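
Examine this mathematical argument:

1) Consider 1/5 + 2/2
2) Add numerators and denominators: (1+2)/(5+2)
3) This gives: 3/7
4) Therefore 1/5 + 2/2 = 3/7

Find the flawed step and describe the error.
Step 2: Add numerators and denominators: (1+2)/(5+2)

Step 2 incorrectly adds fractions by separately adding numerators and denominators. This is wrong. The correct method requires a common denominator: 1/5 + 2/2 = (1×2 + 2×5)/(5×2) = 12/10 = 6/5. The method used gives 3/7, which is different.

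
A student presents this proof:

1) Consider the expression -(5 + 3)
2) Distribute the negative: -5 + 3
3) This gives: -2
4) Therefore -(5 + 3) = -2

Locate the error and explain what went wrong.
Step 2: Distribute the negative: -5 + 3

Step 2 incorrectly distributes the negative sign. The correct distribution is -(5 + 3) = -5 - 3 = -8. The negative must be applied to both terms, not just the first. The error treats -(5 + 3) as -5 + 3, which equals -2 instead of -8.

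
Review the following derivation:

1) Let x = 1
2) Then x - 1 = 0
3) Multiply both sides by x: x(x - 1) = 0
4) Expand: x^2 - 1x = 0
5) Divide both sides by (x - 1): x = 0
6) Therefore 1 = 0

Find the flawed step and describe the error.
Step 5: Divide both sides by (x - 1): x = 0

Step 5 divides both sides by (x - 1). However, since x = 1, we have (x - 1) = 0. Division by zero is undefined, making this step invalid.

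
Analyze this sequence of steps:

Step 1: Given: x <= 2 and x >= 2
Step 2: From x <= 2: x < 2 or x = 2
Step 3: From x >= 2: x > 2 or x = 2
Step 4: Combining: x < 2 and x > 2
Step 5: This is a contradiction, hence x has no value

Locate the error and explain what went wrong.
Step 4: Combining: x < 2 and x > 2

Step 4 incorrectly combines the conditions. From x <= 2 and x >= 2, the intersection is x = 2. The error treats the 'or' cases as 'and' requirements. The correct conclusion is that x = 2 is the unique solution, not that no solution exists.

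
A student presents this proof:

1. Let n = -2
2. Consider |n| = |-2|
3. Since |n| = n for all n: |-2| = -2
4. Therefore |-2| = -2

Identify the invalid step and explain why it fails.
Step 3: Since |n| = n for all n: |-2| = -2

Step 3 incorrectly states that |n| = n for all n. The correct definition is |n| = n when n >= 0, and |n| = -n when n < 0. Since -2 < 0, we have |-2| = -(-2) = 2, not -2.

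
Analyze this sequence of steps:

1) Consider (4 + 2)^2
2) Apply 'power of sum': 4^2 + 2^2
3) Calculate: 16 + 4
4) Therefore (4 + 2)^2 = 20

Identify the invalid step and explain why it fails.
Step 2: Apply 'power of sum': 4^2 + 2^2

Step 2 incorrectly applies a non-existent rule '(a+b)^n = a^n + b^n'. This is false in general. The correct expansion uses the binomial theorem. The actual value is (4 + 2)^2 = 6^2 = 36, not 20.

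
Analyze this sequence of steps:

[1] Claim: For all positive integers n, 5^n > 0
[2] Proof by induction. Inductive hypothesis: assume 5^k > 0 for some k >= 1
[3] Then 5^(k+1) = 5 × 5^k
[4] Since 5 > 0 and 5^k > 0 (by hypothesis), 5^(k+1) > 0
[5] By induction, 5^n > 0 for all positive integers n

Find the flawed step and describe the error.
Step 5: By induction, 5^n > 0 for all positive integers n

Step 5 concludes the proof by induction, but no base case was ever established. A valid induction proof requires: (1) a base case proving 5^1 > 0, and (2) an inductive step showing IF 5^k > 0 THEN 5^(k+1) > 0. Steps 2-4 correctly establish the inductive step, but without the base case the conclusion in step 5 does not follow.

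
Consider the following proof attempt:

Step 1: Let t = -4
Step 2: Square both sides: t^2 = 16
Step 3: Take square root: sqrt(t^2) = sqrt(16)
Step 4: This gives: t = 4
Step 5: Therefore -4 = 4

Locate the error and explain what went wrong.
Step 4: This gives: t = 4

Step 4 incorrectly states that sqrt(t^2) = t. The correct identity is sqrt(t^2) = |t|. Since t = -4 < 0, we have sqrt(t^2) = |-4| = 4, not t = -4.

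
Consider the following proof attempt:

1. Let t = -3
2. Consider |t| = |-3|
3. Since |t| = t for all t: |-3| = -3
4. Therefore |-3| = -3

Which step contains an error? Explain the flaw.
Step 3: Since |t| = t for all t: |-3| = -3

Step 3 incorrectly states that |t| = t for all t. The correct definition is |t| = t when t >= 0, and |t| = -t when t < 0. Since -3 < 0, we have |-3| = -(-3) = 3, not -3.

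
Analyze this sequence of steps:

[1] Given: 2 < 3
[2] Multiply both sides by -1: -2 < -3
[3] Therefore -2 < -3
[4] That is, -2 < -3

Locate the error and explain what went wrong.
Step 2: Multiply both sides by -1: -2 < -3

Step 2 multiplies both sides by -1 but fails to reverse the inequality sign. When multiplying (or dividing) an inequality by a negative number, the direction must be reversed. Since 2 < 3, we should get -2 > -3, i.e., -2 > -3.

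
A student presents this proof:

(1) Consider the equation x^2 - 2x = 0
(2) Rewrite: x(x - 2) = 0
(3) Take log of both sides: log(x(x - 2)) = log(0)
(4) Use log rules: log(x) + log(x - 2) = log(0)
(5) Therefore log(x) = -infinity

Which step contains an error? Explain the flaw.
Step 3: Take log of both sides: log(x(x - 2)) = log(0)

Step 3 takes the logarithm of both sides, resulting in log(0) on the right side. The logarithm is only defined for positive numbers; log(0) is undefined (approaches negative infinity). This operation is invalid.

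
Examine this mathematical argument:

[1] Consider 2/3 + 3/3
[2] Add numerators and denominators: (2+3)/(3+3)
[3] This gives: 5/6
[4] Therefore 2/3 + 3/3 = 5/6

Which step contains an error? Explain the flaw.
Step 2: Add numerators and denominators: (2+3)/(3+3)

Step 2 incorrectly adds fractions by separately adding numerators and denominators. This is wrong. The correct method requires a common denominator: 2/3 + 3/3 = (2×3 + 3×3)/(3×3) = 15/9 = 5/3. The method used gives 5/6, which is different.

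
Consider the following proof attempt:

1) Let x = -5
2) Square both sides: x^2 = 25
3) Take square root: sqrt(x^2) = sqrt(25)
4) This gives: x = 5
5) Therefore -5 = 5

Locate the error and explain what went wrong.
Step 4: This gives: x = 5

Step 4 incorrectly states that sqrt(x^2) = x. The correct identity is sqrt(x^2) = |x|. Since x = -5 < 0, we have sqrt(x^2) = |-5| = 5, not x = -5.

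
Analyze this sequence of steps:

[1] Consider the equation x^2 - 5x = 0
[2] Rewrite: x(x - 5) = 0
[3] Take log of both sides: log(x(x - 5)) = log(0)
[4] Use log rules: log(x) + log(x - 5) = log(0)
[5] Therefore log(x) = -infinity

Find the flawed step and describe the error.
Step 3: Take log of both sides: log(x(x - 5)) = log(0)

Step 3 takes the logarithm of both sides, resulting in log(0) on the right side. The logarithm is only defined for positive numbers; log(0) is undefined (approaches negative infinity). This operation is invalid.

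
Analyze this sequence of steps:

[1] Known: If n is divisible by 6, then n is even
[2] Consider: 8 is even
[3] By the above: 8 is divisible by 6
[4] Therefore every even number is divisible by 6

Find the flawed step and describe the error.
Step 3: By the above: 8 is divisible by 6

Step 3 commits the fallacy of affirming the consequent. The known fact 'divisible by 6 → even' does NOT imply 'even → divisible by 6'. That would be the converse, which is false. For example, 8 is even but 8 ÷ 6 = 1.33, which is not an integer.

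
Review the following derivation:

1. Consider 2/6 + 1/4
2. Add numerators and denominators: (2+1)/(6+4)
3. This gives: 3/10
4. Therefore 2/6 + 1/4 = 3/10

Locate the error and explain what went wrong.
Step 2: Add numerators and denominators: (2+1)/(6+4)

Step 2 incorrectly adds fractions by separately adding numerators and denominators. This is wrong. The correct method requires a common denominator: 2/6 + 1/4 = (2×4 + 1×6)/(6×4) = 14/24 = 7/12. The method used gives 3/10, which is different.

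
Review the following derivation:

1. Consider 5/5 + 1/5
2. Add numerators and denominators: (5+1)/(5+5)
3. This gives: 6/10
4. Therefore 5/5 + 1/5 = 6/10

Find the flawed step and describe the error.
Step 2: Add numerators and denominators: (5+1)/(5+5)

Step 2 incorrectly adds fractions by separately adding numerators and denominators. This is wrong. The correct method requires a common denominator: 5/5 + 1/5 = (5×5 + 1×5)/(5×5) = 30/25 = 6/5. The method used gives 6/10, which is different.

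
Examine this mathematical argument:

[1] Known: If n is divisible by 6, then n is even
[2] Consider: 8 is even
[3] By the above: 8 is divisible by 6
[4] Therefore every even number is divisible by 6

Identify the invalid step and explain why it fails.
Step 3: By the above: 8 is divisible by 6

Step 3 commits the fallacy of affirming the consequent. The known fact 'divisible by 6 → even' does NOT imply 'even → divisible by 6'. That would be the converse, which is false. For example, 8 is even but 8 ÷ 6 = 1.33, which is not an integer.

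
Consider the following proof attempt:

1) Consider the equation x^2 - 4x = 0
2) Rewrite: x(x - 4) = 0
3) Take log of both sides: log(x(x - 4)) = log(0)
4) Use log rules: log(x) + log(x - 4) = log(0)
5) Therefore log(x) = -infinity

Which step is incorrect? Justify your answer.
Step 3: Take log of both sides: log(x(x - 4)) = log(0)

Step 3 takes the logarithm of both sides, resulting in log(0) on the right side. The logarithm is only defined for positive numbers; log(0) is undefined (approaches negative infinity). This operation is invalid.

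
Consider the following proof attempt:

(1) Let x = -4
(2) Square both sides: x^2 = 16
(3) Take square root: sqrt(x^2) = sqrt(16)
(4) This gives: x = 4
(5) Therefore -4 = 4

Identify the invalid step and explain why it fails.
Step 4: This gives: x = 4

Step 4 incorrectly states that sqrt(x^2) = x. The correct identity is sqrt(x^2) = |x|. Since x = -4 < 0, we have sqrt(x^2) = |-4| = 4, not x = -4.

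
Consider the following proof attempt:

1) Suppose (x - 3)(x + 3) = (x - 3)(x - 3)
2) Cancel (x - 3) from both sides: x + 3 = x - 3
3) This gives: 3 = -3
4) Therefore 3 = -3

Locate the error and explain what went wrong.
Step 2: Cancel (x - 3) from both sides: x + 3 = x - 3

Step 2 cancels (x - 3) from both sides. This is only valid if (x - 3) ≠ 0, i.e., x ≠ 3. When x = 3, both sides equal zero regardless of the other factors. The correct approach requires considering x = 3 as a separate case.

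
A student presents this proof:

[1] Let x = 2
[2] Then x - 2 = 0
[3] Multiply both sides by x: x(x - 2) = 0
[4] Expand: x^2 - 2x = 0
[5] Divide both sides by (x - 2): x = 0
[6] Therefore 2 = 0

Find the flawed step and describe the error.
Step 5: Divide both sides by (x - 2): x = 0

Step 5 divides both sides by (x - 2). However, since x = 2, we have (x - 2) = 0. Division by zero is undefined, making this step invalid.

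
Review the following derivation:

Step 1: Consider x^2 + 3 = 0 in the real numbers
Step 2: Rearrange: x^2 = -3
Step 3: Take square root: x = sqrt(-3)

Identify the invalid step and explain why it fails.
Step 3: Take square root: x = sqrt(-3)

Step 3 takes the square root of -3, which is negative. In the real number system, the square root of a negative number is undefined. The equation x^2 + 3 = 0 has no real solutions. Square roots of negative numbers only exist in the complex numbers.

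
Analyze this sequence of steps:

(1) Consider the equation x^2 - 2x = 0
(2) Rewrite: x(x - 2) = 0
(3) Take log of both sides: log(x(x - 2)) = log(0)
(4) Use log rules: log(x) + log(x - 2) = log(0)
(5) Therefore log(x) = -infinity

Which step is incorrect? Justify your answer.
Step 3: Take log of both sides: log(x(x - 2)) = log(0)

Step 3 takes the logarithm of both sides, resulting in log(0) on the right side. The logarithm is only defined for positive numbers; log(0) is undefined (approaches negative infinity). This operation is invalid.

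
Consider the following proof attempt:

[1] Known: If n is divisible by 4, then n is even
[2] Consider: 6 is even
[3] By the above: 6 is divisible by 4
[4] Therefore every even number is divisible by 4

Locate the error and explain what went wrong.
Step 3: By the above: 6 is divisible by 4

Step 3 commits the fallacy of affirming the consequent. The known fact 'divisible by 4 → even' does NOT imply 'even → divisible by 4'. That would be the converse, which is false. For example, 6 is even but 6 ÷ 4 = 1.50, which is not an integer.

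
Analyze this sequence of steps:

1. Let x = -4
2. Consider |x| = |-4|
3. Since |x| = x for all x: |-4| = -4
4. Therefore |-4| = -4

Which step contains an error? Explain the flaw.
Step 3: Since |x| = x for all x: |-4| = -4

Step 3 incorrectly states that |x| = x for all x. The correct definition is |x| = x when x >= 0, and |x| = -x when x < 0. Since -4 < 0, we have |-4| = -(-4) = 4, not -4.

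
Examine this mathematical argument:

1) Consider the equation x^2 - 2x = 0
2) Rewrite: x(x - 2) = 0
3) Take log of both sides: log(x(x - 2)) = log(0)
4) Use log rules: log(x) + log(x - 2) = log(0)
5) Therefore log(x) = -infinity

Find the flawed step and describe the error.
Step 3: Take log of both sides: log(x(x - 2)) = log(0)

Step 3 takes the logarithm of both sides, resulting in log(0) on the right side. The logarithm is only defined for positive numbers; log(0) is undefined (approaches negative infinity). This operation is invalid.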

═══

» About this task
Reproduce exactly the lines of the records above from the one with "4) Therefore -(5 + 3) = -2" to the one with "4) Therefore (4 + 2)^2 = 20", both included, and leave out everything else.

» Solution to this exercise
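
4) Therefore -(5 + 3) = -2

Locate the error and explain what went wrong.
Step 2: Distribute the negative: -5 + 3

Step 2 incorrectly distributes the negative sign. The correct distribution is -(5 + 3) = -5 - 3 = -8. The negative must be applied to both terms, not just the first. The error treats -(5 + 3) as -5 + 3, which equals -2 instead of -8.

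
Review the following derivation:

1) Let x = 1
2) Then x - 1 = 0
3) Multiply both sides by x: x(x - 1) = 0
4) Expand: x^2 - 1x = 0
5) Divide both sides by (x - 1): x = 0
6) Therefore 1 = 0

Find the flawed step and describe the error.
Step 5: Divide both sides by (x - 1): x = 0

Step 5 divides both sides by (x - 1). However, since x = 1, we have (x - 1) = 0. Division by zero is undefined, making this step invalid.

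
Analyze this sequence of steps:

Step 1: Given: x <= 2 and x >= 2
Step 2: From x <= 2: x < 2 or x = 2
Step 3: From x >= 2: x > 2 or x = 2
Step 4: Combining: x < 2 and x > 2
Step 5: This is a contradiction, hence x has no value

Locate the error and explain what went wrong.
Step 4: Combining: x < 2 and x > 2

Step 4 incorrectly combines the conditions. From x <= 2 and x >= 2, the intersection is x = 2. The error treats the 'or' cases as 'and' requirements. The correct conclusion is that x = 2 is the unique solution, not that no solution exists.

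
A student presents this proof:

1. Let n = -2
2. Consider |n| = |-2|
3. Since |n| = n for all n: |-2| = -2
4. Therefore |-2| = -2

Identify the invalid step and explain why it fails.
Step 3: Since |n| = n for all n: |-2| = -2

Step 3 incorrectly states that |n| = n for all n. The correct definition is |n| = n when n >= 0, and |n| = -n when n < 0. Since -2 < 0, we have |-2| = -(-2) = 2, not -2.

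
Analyze this sequence of steps:

1) Consider (4 + 2)^2
2) Apply 'power of sum': 4^2 + 2^2
3) Calculate: 16 + 4
4) Therefore (4 + 2)^2 = 20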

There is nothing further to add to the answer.